> [Problem to work on]:
After locating the line containing "Determine 13⁻¹ (mod 15).", transcribe that line and all following lines exactly, stopping only at the end of the records.

Saved entries
□ □ □ □ □ □ □
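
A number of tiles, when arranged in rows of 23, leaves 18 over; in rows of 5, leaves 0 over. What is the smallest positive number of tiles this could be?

110

Since 5·14 ≡ 1 (mod 23), take x = 0 + 5·((18−0)·14 mod 23) = 0 + 5·22 = 110.
Check: 110 mod 23 = 18, 110 mod 5 = 0.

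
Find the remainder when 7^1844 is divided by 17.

4

Square-and-reduce mod 17: 7^1≡7, 7^2≡15, 7^4≡4, 7^8≡16, 7^16≡1, 7^32≡1, 7^64≡1, 7^128≡1, 7^256≡1, 7^512≡1, 7^1024≡1.
Since 1844 = 4 + 16 + 32 + 256 + 512 + 1024 in binary, 7^1844 ≡ 4·1·1·1·1·1 ≡ 4 (mod 17).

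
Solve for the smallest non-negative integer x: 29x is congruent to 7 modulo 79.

29⁻¹ ≡ 30 (mod 79) because 29·30 = 870 = 11·79 + 1.
So x ≡ 30·7 = 210 ≡ 52 (mod 79).

52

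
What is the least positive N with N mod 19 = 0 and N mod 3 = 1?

19

Since 3·13 ≡ 1 (mod 19), take x = 1 + 3·((0−1)·13 mod 19) = 1 + 3·6 = 19.
Check: 19 mod 19 = 0, 19 mod 3 = 1.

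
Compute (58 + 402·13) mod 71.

30

402·13 = 5226.
Dividing 5226 by 71 gives quotient 73 and remainder 43.
(58 + 43) mod 71 = 30.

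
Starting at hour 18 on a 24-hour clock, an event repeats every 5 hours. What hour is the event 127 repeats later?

127·5 = 635.
635 = 26·24 + 11, so 635 mod 24 = 11.
(18 + 11) mod 24 = 5.

5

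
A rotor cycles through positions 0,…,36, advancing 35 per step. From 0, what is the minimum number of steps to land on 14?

30

The inverse of 35 mod 37 is 18 (since 35·18 = 630 ≡ 1).
So x ≡ 18·14 = 252 ≡ 30 (mod 37).
Check: 35·30 = 1050 = 28·37 + 14.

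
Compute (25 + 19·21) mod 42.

4

19·21 = 399.
399 = 9·42 + 21, so 399 mod 42 = 21.
(25 + 21) mod 42 = 4.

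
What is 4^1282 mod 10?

Powers of 4 mod 10 repeat with period 2: 4, 6.
1282 leaves remainder 0 on division by 2, so 4^1282 ends in 6.

6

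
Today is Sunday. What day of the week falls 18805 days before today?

18805 mod 7 = 3 (since 2686·7 = 18802).
Sunday − 3 days → Thursday.

Thursday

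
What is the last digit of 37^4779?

3

Powers of 7 mod 10 repeat with period 4: 7, 9, 3, 1.
4779 mod 4 = 3, so the last digit matches 7^3 = 3.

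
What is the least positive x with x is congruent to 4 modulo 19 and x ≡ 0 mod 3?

Since 3·13 ≡ 1 (mod 19), take x = 0 + 3·((4−0)·13 mod 19) = 0 + 3·14 = 42.
Check: 42 mod 19 = 4, 42 mod 3 = 0.

42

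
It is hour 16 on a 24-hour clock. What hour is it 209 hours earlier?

209 = 8·24 + 17, so 209 mod 24 = 17.
(16 − 17) mod 24 = 23.

23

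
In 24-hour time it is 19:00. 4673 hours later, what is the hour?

12

Dividing 4673 by 24 gives quotient 194 and remainder 17.
(19 + 17) mod 24 = 12.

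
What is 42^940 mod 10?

6

Powers of 2 mod 10 repeat with period 4: 2, 4, 8, 6.
940 mod 4 = 0, so the last digit matches 2^4 = 6.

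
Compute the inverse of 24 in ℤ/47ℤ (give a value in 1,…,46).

2

24·2 = 48 = 1·47 + 1, so 24⁻¹ ≡ 2 (mod 47).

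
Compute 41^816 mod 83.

By repeated squaring mod 83: 41^1≡41, 41^2≡21, 41^4≡26, 41^8≡12, 41^16≡61, 41^32≡69, 41^64≡30, 41^128≡70, 41^256≡3, 41^512≡9.
816 = 16 + 32 + 256 + 512, so 41^816 ≡ 61·69·3·9 ≡ 16 (mod 83).

16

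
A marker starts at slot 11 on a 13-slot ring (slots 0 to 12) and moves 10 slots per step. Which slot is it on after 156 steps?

11

156·10 = 1560.
1560 mod 13 = 0 (since 120·13 = 1560).
(11 + 0) mod 13 = 11.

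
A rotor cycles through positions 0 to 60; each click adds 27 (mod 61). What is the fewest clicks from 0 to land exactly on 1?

61 = 2·27 + 7
27 = 3·7 + 6
7 = 1·6 + 1
6 = 6·1 + 0
Back-substituting gives 27·52 ≡ 1 (mod 61).

52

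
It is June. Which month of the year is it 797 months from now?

November

797 mod 12 = 5 (since 66·12 = 792).
June + 5 months → November.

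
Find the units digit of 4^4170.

Last digits of 4^n: 4, 6 (period 2).
4170 leaves remainder 0 on division by 2, so 4^4170 ends in 6.

6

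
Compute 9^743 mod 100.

29

By repeated squaring mod 100: 9^1≡9, 9^2≡81, 9^4≡61, 9^8≡21, 9^16≡41, 9^32≡81, 9^64≡61, 9^128≡21, 9^256≡41, 9^512≡81.
743 = 1 + 2 + 4 + 32 + 64 + 128 + 512, so 9^743 ≡ 9·81·61·81·61·21·81 ≡ 29 (mod 100).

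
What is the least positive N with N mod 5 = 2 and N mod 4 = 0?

12

Since 4·4 ≡ 1 (mod 5), take x = 0 + 4·((2−0)·4 mod 5) = 0 + 4·3 = 12.
Check: 12 mod 5 = 2, 12 mod 4 = 0.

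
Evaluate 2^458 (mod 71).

By repeated squaring mod 71: 2^1≡2, 2^2≡4, 2^4≡16, 2^8≡43, 2^16≡3, 2^32≡9, 2^64≡10, 2^128≡29, 2^256≡60.
Since 458 = 2 + 8 + 64 + 128 + 256 in binary, 2^458 ≡ 4·43·10·29·60 ≡ 8 (mod 71).

8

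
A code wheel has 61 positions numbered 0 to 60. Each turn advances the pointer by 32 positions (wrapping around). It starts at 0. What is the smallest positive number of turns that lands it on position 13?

32⁻¹ ≡ 21 (mod 61) because 32·21 = 672 = 11·61 + 1.
Multiplying both sides by 21: x ≡ 21·13 = 273 ≡ 29 (mod 61).

29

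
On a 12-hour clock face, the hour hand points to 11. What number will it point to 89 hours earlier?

Dividing 89 by 12 gives quotient 7 and remainder 5.
11 − 5 → 6 on a 12-hour dial.

6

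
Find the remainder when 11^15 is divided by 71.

26

Square-and-reduce mod 71: 11^1≡11, 11^2≡50, 11^4≡15, 11^8≡12.
15 = 1 + 2 + 4 + 8, so 11^15 ≡ 11·50·15·12 ≡ 26 (mod 71).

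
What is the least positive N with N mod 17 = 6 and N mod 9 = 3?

Since 9·2 ≡ 1 (mod 17), take x = 3 + 9·((6−3)·2 mod 17) = 3 + 9·6 = 57.
Check: 57 mod 17 = 6, 57 mod 9 = 3.

57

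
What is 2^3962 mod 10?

Powers of 2 mod 10 repeat with period 4: 2, 4, 8, 6.
3962 leaves remainder 2 on division by 4, so 2^3962 ends in 4.

4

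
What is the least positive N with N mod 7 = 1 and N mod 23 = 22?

22

Since 23·4 ≡ 1 (mod 7), take x = 22 + 23·((1−22)·4 mod 7) = 22 + 23·0 = 22.
Check: 22 mod 7 = 1, 22 mod 23 = 22.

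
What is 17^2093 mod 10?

7

The units digit of 17^n cycles with period 4: 7, 9, 3, 1, …
2093 mod 4 = 1, so the last digit matches 7^1 = 7.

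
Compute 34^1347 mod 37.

26

Successive squares of 34 mod 37: 34^1≡34, 34^2≡9, 34^4≡7, 34^8≡12, 34^16≡33, 34^32≡16, 34^64≡34, 34^128≡9, 34^256≡7, 34^512≡12, 34^1024≡33.
Since 1347 = 1 + 2 + 64 + 256 + 1024 in binary, 34^1347 ≡ 34·9·34·7·33 ≡ 26 (mod 37).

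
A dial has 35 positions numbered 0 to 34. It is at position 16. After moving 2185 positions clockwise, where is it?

31

Dividing 2185 by 35 gives quotient 62 and remainder 15.
(16 + 15) mod 35 = 31.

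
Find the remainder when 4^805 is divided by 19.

Square-and-reduce mod 19: 4^1≡4, 4^2≡16, 4^4≡9, 4^8≡5, 4^16≡6, 4^32≡17, 4^64≡4, 4^128≡16, 4^256≡9, 4^512≡5.
Since 805 = 1 + 4 + 32 + 256 + 512 in binary, 4^805 ≡ 4·9·17·9·5 ≡ 9 (mod 19).

9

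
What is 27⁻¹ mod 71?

27·50 = 1350 = 19·71 + 1, so 27⁻¹ ≡ 50 (mod 71).

50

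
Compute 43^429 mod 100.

By repeated squaring mod 100: 43^1≡43, 43^2≡49, 43^4≡1, 43^8≡1, 43^16≡1, 43^32≡1, 43^64≡1, 43^128≡1, 43^256≡1.
429 = 1 + 4 + 8 + 32 + 128 + 256, so 43^429 ≡ 43·1·1·1·1·1 ≡ 43 (mod 100).

43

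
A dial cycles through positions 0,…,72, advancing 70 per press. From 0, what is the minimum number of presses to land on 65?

The inverse of 70 mod 73 is 24 (since 70·24 = 1680 ≡ 1).
Multiplying both sides by 24: x ≡ 24·65 = 1560 ≡ 27 (mod 73).
Check: 70·27 = 1890 = 25·73 + 65.

27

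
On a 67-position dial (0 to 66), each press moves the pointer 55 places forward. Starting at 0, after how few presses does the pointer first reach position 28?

55⁻¹ ≡ 39 (mod 67) because 55·39 = 2145 = 32·67 + 1.
So x ≡ 39·28 = 1092 ≡ 20 (mod 67).
Check: 55·20 = 1100 = 16·67 + 28.

20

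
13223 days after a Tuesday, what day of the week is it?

Tuesday

13223 − 1889·7 = 0, so 13223 ≡ 0 (mod 7).
Tuesday + 0 days → Tuesday.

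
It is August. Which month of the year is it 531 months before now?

Dividing 531 by 12 gives quotient 44 and remainder 3.
August − 3 months → May.

May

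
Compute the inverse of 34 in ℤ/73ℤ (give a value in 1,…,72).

58

73 = 2·34 + 5
34 = 6·5 + 4
5 = 1·4 + 1
4 = 4·1 + 0
Back-substituting gives 34·58 ≡ 1 (mod 73).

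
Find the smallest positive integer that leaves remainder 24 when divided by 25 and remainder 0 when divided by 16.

224

x ≡ 0 (mod 16) gives x ∈ {0, 16, 32, 48, 64, 80, 96, 112, …}.
The first of these with x mod 25 = 24 is 224.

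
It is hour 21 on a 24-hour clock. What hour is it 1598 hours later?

11

1598 − 66·24 = 14, so 1598 ≡ 14 (mod 24).
(21 + 14) mod 24 = 11.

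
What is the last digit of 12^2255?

8

Powers of 2 mod 10 repeat with period 4: 2, 4, 8, 6.
2255 mod 4 = 3, so the last digit matches 2^3 = 8.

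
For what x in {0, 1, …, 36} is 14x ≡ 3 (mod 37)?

The inverse of 14 mod 37 is 8 (since 14·8 = 112 ≡ 1).
Multiplying both sides by 8: x ≡ 8·3 = 24 ≡ 24 (mod 37).

24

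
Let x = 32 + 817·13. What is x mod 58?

817·13 = 10621.
10621 mod 58 = 7 (since 183·58 = 10614).
(32 + 7) mod 58 = 39.

39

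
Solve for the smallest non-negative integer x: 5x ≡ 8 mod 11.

5⁻¹ ≡ 9 (mod 11) because 5·9 = 45 = 4·11 + 1.
Multiplying both sides by 9: x ≡ 9·8 = 72 ≡ 6 (mod 11).

6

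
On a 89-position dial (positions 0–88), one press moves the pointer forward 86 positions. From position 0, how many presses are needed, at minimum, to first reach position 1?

89 = 1·86 + 3
86 = 28·3 + 2
3 = 1·2 + 1
2 = 2·1 + 0
Back-substituting gives 86·59 ≡ 1 (mod 89).

59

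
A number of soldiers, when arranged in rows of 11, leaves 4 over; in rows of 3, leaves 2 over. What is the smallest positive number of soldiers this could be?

Since 3·4 ≡ 1 (mod 11), take x = 2 + 3·((4−2)·4 mod 11) = 2 + 3·8 = 26.
Check: 26 mod 11 = 4, 26 mod 3 = 2.

26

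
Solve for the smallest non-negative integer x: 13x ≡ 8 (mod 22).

4

The inverse of 13 mod 22 is 17 (since 13·17 = 221 ≡ 1).
Multiplying both sides by 17: x ≡ 17·8 = 136 ≡ 4 (mod 22).
Check: 13·4 = 52 = 2·22 + 8.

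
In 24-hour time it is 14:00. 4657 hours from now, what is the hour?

15

4657 = 194·24 + 1, so 4657 mod 24 = 1.
(14 + 1) mod 24 = 15.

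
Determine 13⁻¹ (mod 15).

15 = 1·13 + 2
13 = 6·2 + 1
2 = 2·1 + 0
Back-substituting gives 13·7 ≡ 1 (mod 15).

7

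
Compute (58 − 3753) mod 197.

48

3753 mod 197 = 10 (since 19·197 = 3743).
(58 − 10) mod 197 = 48.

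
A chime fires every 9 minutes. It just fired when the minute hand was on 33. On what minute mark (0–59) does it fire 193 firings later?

193·9 = 1737.
1737 mod 60 = 57 (since 28·60 = 1680).
(33 + 57) mod 60 = 30.

30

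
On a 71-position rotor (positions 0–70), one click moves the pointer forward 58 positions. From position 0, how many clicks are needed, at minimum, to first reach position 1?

58·60 = 3480 = 49·71 + 1, so 58⁻¹ ≡ 60 (mod 71).

60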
□ □ □ □ □ □ □
> [Answer space]:
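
Determine 13⁻¹ (mod 15).

15 = 1·13 + 2
13 = 6·2 + 1
2 = 2·1 + 0
Back-substituting gives 13·7 ≡ 1 (mod 15).

7

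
Compute (58 − 3753) mod 197.

48

3753 mod 197 = 10 (since 19·197 = 3743).
(58 − 10) mod 197 = 48.

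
A chime fires every 9 minutes. It just fired when the minute hand was on 33. On what minute mark (0–59) does it fire 193 firings later?

193·9 = 1737.
1737 mod 60 = 57 (since 28·60 = 1680).
(33 + 57) mod 60 = 30.

30

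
On a 71-position rotor (positions 0–70), one click moves the pointer forward 58 positions. From position 0, how many clicks are needed, at minimum, to first reach position 1?

58·60 = 3480 = 49·71 + 1, so 58⁻¹ ≡ 60 (mod 71).

60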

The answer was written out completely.